• [TASK OBJECTIVE]: Every line of the records that holds the word "nothing" should be copied out.

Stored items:

----

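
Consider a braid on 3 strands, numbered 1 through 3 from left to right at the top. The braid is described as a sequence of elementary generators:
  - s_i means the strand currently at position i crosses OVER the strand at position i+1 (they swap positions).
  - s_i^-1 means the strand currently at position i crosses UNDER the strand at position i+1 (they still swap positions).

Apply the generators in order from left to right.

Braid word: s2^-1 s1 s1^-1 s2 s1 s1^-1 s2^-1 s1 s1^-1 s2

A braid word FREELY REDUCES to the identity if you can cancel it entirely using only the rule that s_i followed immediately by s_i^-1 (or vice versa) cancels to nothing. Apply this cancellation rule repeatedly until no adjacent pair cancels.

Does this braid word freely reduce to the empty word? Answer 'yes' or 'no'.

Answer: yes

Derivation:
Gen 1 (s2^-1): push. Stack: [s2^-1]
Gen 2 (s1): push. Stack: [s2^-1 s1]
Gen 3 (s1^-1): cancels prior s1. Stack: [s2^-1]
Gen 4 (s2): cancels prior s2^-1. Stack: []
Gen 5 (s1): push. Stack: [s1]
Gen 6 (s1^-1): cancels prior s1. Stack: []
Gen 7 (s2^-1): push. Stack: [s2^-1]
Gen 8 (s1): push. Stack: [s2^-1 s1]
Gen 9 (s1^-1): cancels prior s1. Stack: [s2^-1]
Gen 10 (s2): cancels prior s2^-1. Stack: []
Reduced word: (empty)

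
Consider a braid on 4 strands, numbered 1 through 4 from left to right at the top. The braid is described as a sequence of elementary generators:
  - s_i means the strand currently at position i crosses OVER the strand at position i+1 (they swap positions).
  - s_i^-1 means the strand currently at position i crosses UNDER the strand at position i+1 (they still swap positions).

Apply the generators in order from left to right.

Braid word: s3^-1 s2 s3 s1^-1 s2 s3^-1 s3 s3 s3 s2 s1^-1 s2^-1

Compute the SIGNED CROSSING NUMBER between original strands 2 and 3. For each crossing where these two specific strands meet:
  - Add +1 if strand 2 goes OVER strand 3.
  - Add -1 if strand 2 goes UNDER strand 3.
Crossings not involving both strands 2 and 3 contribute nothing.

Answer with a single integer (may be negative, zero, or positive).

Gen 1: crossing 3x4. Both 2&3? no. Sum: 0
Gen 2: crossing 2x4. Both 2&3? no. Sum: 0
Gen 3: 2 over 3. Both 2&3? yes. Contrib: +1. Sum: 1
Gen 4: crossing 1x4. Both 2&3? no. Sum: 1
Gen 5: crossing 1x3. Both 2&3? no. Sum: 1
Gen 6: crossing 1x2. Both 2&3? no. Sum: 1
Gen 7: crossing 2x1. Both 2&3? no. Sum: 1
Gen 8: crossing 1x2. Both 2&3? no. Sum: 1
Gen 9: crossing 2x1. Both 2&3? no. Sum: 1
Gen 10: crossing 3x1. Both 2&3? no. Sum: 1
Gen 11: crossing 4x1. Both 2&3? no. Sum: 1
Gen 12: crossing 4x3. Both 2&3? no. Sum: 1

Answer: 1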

----

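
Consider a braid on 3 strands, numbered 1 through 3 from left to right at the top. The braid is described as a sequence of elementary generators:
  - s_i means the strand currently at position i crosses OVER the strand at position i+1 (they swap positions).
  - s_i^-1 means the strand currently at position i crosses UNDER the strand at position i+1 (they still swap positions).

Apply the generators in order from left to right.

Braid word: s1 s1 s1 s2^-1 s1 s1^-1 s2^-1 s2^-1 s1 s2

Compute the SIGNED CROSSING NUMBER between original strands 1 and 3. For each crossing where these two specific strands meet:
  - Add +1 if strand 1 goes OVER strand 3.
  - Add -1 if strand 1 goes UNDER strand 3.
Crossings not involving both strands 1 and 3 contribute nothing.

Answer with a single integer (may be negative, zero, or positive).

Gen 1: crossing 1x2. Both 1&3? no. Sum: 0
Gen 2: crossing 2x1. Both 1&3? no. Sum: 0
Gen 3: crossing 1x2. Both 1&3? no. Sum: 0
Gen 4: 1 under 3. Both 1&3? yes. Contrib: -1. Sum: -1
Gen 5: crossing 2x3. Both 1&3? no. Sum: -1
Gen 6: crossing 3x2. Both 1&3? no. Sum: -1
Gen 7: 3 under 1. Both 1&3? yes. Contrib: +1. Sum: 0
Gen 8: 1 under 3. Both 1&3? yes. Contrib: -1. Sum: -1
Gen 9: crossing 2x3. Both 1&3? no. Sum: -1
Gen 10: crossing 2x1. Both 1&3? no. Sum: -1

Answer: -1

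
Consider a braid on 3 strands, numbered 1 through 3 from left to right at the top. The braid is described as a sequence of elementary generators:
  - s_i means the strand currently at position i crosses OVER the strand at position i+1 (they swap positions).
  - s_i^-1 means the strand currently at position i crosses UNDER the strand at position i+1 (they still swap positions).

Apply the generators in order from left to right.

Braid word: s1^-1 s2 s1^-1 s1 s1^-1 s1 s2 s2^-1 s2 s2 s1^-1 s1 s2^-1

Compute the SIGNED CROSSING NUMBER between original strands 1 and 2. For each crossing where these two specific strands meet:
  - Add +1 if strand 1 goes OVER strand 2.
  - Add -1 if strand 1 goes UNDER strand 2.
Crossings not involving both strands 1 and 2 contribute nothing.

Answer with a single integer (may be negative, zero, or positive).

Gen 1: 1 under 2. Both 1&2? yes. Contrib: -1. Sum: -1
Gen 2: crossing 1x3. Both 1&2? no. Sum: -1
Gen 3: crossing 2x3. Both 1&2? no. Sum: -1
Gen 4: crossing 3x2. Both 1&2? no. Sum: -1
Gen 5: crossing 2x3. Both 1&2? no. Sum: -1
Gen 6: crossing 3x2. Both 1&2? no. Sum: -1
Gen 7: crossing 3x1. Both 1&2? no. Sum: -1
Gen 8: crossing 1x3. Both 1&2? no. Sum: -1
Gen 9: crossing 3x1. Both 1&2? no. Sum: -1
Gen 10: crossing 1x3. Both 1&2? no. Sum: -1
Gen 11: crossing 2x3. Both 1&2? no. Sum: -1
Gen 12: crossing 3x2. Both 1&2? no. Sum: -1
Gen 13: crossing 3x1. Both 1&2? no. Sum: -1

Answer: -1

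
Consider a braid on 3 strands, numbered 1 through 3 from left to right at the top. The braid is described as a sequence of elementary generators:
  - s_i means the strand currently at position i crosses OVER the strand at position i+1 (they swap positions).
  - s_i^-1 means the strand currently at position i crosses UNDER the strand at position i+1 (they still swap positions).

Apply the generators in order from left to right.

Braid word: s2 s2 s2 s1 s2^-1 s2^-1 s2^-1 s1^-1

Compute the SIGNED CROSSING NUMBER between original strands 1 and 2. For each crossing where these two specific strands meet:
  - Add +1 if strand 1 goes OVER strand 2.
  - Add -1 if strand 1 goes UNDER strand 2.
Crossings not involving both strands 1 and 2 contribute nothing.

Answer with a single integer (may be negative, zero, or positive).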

----

• [THE COMPLETED TASK]:
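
A braid word FREELY REDUCES to the identity if you can cancel it entirely using only the rule that s_i followed immediately by s_i^-1 (or vice versa) cancels to nothing. Apply this cancellation rule repeatedly until no adjacent pair cancels.
Crossings not involving both strands 2 and 3 contribute nothing.
Crossings not involving both strands 1 and 3 contribute nothing.
Crossings not involving both strands 1 and 2 contribute nothing.
Crossings not involving both strands 1 and 2 contribute nothing.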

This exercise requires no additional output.